┌──

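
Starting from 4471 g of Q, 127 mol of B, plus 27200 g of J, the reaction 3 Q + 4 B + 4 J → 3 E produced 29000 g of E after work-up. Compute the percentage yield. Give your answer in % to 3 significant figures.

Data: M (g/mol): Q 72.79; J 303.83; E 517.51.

91.2 %

n(Q) = 4471 / 72.79 = 61.42 mol
n(B) = 127.0 mol
n(J) = 27200 / 303.83 = 89.52 mol
n/ν → Q: 20.47, B: 31.75, J: 22.38; Q is limiting.
theoretical n(E) = (3/3) × 61.42 = 61.42 mol → 31790 g
% yield = 29000 / 31790 × 100 = 91.22 %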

└──

PROBLEM.
Make an exact copy of all the entries above.

WRITTEN REPLY.
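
Starting from 4471 g of Q, 127 mol of B, plus 27200 g of J, the reaction 3 Q + 4 B + 4 J → 3 E produced 29000 g of E after work-up. Compute the percentage yield. Give your answer in % to 3 significant figures.

Data: M (g/mol): Q 72.79; J 303.83; E 517.51.

91.2 %

n(Q) = 4471 / 72.79 = 61.42 mol
n(B) = 127.0 mol
n(J) = 27200 / 303.83 = 89.52 mol
n/ν → Q: 20.47, B: 31.75, J: 22.38; Q is limiting.
theoretical n(E) = (3/3) × 61.42 = 61.42 mol → 31790 g
% yield = 29000 / 31790 × 100 = 91.22 %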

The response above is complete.